:: Exercise details ::
Copy every line of the data that includes the string "rook".

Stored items
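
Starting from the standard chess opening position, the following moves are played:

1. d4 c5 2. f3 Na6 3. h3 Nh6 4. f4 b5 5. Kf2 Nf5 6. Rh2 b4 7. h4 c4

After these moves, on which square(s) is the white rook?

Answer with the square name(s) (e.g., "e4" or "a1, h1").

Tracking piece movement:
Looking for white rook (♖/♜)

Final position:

  a b c d e f g h
  ─────────────────
8│♜ · ♝ ♛ ♚ ♝ · ♜│8
7│♟ · · ♟ ♟ ♟ ♟ ♟│7
6│♞ · · · · · · ·│6
5│· · · · · ♞ · ·│5
4│· ♟ ♟ ♙ · ♙ · ♙│4
3│· · · · · · · ·│3
2│♙ ♙ ♙ · ♙ ♔ ♙ ♖│2
1│♖ ♘ ♗ ♕ · ♗ ♘ ·│1
  ─────────────────
  a b c d e f g h


a1, h2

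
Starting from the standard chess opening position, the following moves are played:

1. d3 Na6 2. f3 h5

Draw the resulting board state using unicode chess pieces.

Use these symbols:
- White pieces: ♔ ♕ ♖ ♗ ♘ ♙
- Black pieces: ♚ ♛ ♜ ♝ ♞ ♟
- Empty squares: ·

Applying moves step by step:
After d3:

♜ ♞ ♝ ♛ ♚ ♝ ♞ ♜
♟ ♟ ♟ ♟ ♟ ♟ ♟ ♟
· · · · · · · ·
· · · · · · · ·
· · · · · · · ·
· · · ♙ · · · ·
♙ ♙ ♙ · ♙ ♙ ♙ ♙
♖ ♘ ♗ ♕ ♔ ♗ ♘ ♖


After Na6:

♜ · ♝ ♛ ♚ ♝ ♞ ♜
♟ ♟ ♟ ♟ ♟ ♟ ♟ ♟
♞ · · · · · · ·
· · · · · · · ·
· · · · · · · ·
· · · ♙ · · · ·
♙ ♙ ♙ · ♙ ♙ ♙ ♙
♖ ♘ ♗ ♕ ♔ ♗ ♘ ♖


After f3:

♜ · ♝ ♛ ♚ ♝ ♞ ♜
♟ ♟ ♟ ♟ ♟ ♟ ♟ ♟
♞ · · · · · · ·
· · · · · · · ·
· · · · · · · ·
· · · ♙ · ♙ · ·
♙ ♙ ♙ · ♙ · ♙ ♙
♖ ♘ ♗ ♕ ♔ ♗ ♘ ♖


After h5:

♜ · ♝ ♛ ♚ ♝ ♞ ♜
♟ ♟ ♟ ♟ ♟ ♟ ♟ ·
♞ · · · · · · ·
· · · · · · · ♟
· · · · · · · ·
· · · ♙ · ♙ · ·
♙ ♙ ♙ · ♙ · ♙ ♙
♖ ♘ ♗ ♕ ♔ ♗ ♘ ♖



  a b c d e f g h
  ─────────────────
8│♜ · ♝ ♛ ♚ ♝ ♞ ♜│8
7│♟ ♟ ♟ ♟ ♟ ♟ ♟ ·│7
6│♞ · · · · · · ·│6
5│· · · · · · · ♟│5
4│· · · · · · · ·│4
3│· · · ♙ · ♙ · ·│3
2│♙ ♙ ♙ · ♙ · ♙ ♙│2
1│♖ ♘ ♗ ♕ ♔ ♗ ♘ ♖│1
  ─────────────────
  a b c d e f g h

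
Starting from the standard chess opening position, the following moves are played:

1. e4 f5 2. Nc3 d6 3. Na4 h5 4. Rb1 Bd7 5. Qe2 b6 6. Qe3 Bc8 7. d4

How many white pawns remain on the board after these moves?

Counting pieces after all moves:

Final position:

  a b c d e f g h
  ─────────────────
8│♜ ♞ ♝ ♛ ♚ ♝ ♞ ♜│8
7│♟ · ♟ · ♟ · ♟ ·│7
6│· ♟ · ♟ · · · ·│6
5│· · · · · ♟ · ♟│5
4│♘ · · ♙ ♙ · · ·│4
3│· · · · ♕ · · ·│3
2│♙ ♙ ♙ · · ♙ ♙ ♙│2
1│· ♖ ♗ · ♔ ♗ ♘ ♖│1
  ─────────────────
  a b c d e f g h


8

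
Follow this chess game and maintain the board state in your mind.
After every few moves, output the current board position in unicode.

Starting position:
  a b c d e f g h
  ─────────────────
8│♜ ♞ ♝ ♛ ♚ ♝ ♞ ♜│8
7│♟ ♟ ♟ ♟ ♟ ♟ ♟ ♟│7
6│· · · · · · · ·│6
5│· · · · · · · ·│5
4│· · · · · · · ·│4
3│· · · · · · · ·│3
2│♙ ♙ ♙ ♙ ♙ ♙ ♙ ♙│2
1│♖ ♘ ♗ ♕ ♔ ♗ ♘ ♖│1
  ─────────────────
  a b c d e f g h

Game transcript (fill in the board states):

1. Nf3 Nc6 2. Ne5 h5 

  a b c d e f g h
  ─────────────────
8│♜ · ♝ ♛ ♚ ♝ ♞ ♜│8
7│♟ ♟ ♟ ♟ ♟ ♟ ♟ ·│7
6│· · ♞ · · · · ·│6
5│· · · · ♘ · · ♟│5
4│· · · · · · · ·│4
3│· · · · · · · ·│3
2│♙ ♙ ♙ ♙ ♙ ♙ ♙ ♙│2
1│♖ ♘ ♗ ♕ ♔ ♗ · ♖│1
  ─────────────────
  a b c d e f g h

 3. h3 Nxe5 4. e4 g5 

  a b c d e f g h
  ─────────────────
8│♜ · ♝ ♛ ♚ ♝ ♞ ♜│8
7│♟ ♟ ♟ ♟ ♟ ♟ · ·│7
6│· · · · · · · ·│6
5│· · · · ♞ · ♟ ♟│5
4│· · · · ♙ · · ·│4
3│· · · · · · · ♙│3
2│♙ ♙ ♙ ♙ · ♙ ♙ ·│2
1│♖ ♘ ♗ ♕ ♔ ♗ · ♖│1
  ─────────────────
  a b c d e f g h

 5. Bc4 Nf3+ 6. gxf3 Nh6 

  a b c d e f g h
  ─────────────────
8│♜ · ♝ ♛ ♚ ♝ · ♜│8
7│♟ ♟ ♟ ♟ ♟ ♟ · ·│7
6│· · · · · · · ♞│6
5│· · · · · · ♟ ♟│5
4│· · ♗ · ♙ · · ·│4
3│· · · · · ♙ · ♙│3
2│♙ ♙ ♙ ♙ · ♙ · ·│2
1│♖ ♘ ♗ ♕ ♔ · · ♖│1
  ─────────────────
  a b c d e f g h

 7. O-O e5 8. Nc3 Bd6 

  a b c d e f g h
  ─────────────────
8│♜ · ♝ ♛ ♚ · · ♜│8
7│♟ ♟ ♟ ♟ · ♟ · ·│7
6│· · · ♝ · · · ♞│6
5│· · · · ♟ · ♟ ♟│5
4│· · ♗ · ♙ · · ·│4
3│· · ♘ · · ♙ · ♙│3
2│♙ ♙ ♙ ♙ · ♙ · ·│2
1│♖ · ♗ ♕ · ♖ ♔ ·│1
  ─────────────────
  a b c d e f g h

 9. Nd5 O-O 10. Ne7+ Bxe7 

  a b c d e f g h
  ─────────────────
8│♜ · ♝ ♛ · ♜ ♚ ·│8
7│♟ ♟ ♟ ♟ ♝ ♟ · ·│7
6│· · · · · · · ♞│6
5│· · · · ♟ · ♟ ♟│5
4│· · ♗ · ♙ · · ·│4
3│· · · · · ♙ · ♙│3
2│♙ ♙ ♙ ♙ · ♙ · ·│2
1│♖ · ♗ ♕ · ♖ ♔ ·│1
  ─────────────────
  a b c d e f g h



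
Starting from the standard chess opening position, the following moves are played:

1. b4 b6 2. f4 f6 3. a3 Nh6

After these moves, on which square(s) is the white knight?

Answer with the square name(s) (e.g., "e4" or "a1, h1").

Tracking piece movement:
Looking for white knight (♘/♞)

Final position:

  a b c d e f g h
  ─────────────────
8│♜ ♞ ♝ ♛ ♚ ♝ · ♜│8
7│♟ · ♟ ♟ ♟ · ♟ ♟│7
6│· ♟ · · · ♟ · ♞│6
5│· · · · · · · ·│5
4│· ♙ · · · ♙ · ·│4
3│♙ · · · · · · ·│3
2│· · ♙ ♙ ♙ · ♙ ♙│2
1│♖ ♘ ♗ ♕ ♔ ♗ ♘ ♖│1
  ─────────────────
  a b c d e f g h


b1, g1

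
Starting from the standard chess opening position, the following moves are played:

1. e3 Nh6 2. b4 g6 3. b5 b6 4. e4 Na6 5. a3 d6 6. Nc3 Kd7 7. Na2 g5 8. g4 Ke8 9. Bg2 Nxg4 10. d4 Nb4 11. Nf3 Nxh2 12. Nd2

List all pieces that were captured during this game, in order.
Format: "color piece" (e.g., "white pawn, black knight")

Tracking captures:
  Nxg4: captured white pawn
  Nxh2: captured white pawn

white pawn, white pawn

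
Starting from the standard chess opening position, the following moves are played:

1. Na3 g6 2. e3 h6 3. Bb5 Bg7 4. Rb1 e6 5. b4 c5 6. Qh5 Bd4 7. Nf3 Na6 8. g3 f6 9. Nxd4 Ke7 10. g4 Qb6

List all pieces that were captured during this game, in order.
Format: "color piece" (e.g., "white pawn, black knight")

Tracking captures:
  Nxd4: captured black bishop

black bishop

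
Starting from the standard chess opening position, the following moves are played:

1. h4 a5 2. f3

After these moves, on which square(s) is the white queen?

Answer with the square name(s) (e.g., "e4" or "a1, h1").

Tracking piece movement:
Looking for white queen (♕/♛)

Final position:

  a b c d e f g h
  ─────────────────
8│♜ ♞ ♝ ♛ ♚ ♝ ♞ ♜│8
7│· ♟ ♟ ♟ ♟ ♟ ♟ ♟│7
6│· · · · · · · ·│6
5│♟ · · · · · · ·│5
4│· · · · · · · ♙│4
3│· · · · · ♙ · ·│3
2│♙ ♙ ♙ ♙ ♙ · ♙ ·│2
1│♖ ♘ ♗ ♕ ♔ ♗ ♘ ♖│1
  ─────────────────
  a b c d e f g h


d1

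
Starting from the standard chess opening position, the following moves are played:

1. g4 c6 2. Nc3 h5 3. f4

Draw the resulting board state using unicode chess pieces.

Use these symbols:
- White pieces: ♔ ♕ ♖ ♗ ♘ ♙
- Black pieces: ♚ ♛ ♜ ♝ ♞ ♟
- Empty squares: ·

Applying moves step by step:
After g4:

♜ ♞ ♝ ♛ ♚ ♝ ♞ ♜
♟ ♟ ♟ ♟ ♟ ♟ ♟ ♟
· · · · · · · ·
· · · · · · · ·
· · · · · · ♙ ·
· · · · · · · ·
♙ ♙ ♙ ♙ ♙ ♙ · ♙
♖ ♘ ♗ ♕ ♔ ♗ ♘ ♖


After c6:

♜ ♞ ♝ ♛ ♚ ♝ ♞ ♜
♟ ♟ · ♟ ♟ ♟ ♟ ♟
· · ♟ · · · · ·
· · · · · · · ·
· · · · · · ♙ ·
· · · · · · · ·
♙ ♙ ♙ ♙ ♙ ♙ · ♙
♖ ♘ ♗ ♕ ♔ ♗ ♘ ♖


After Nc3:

♜ ♞ ♝ ♛ ♚ ♝ ♞ ♜
♟ ♟ · ♟ ♟ ♟ ♟ ♟
· · ♟ · · · · ·
· · · · · · · ·
· · · · · · ♙ ·
· · ♘ · · · · ·
♙ ♙ ♙ ♙ ♙ ♙ · ♙
♖ · ♗ ♕ ♔ ♗ ♘ ♖


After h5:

♜ ♞ ♝ ♛ ♚ ♝ ♞ ♜
♟ ♟ · ♟ ♟ ♟ ♟ ·
· · ♟ · · · · ·
· · · · · · · ♟
· · · · · · ♙ ·
· · ♘ · · · · ·
♙ ♙ ♙ ♙ ♙ ♙ · ♙
♖ · ♗ ♕ ♔ ♗ ♘ ♖


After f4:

♜ ♞ ♝ ♛ ♚ ♝ ♞ ♜
♟ ♟ · ♟ ♟ ♟ ♟ ·
· · ♟ · · · · ·
· · · · · · · ♟
· · · · · ♙ ♙ ·
· · ♘ · · · · ·
♙ ♙ ♙ ♙ ♙ · · ♙
♖ · ♗ ♕ ♔ ♗ ♘ ♖



  a b c d e f g h
  ─────────────────
8│♜ ♞ ♝ ♛ ♚ ♝ ♞ ♜│8
7│♟ ♟ · ♟ ♟ ♟ ♟ ·│7
6│· · ♟ · · · · ·│6
5│· · · · · · · ♟│5
4│· · · · · ♙ ♙ ·│4
3│· · ♘ · · · · ·│3
2│♙ ♙ ♙ ♙ ♙ · · ♙│2
1│♖ · ♗ ♕ ♔ ♗ ♘ ♖│1
  ─────────────────
  a b c d e f g h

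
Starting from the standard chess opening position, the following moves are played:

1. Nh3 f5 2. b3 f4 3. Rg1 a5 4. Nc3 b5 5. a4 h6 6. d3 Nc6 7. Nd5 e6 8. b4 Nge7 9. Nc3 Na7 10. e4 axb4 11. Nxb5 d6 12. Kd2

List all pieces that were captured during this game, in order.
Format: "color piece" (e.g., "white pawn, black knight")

Tracking captures:
  axb4: captured white pawn
  Nxb5: captured black pawn

white pawn, black pawn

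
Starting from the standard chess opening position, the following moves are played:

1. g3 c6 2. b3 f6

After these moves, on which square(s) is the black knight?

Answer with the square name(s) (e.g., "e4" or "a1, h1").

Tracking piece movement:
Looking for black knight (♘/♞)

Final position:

  a b c d e f g h
  ─────────────────
8│♜ ♞ ♝ ♛ ♚ ♝ ♞ ♜│8
7│♟ ♟ · ♟ ♟ · ♟ ♟│7
6│· · ♟ · · ♟ · ·│6
5│· · · · · · · ·│5
4│· · · · · · · ·│4
3│· ♙ · · · · ♙ ·│3
2│♙ · ♙ ♙ ♙ ♙ · ♙│2
1│♖ ♘ ♗ ♕ ♔ ♗ ♘ ♖│1
  ─────────────────
  a b c d e f g h


b8, g8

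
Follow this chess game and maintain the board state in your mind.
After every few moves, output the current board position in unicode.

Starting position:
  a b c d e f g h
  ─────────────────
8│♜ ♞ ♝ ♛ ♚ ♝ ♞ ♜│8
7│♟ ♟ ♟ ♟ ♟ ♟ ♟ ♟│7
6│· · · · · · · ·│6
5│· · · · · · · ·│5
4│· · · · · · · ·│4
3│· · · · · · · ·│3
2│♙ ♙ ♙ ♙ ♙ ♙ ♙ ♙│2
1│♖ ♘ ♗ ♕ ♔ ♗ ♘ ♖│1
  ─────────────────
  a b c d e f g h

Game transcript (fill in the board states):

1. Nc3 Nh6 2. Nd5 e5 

  a b c d e f g h
  ─────────────────
8│♜ ♞ ♝ ♛ ♚ ♝ · ♜│8
7│♟ ♟ ♟ ♟ · ♟ ♟ ♟│7
6│· · · · · · · ♞│6
5│· · · ♘ ♟ · · ·│5
4│· · · · · · · ·│4
3│· · · · · · · ·│3
2│♙ ♙ ♙ ♙ ♙ ♙ ♙ ♙│2
1│♖ · ♗ ♕ ♔ ♗ ♘ ♖│1
  ─────────────────
  a b c d e f g h

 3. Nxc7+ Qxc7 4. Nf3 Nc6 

  a b c d e f g h
  ─────────────────
8│♜ · ♝ · ♚ ♝ · ♜│8
7│♟ ♟ ♛ ♟ · ♟ ♟ ♟│7
6│· · ♞ · · · · ♞│6
5│· · · · ♟ · · ·│5
4│· · · · · · · ·│4
3│· · · · · ♘ · ·│3
2│♙ ♙ ♙ ♙ ♙ ♙ ♙ ♙│2
1│♖ · ♗ ♕ ♔ ♗ · ♖│1
  ─────────────────
  a b c d e f g h

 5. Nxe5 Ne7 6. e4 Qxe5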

:: Result of this exercise ::
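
After these moves, on which square(s) is the white rook?
Looking for white rook (♖/♜)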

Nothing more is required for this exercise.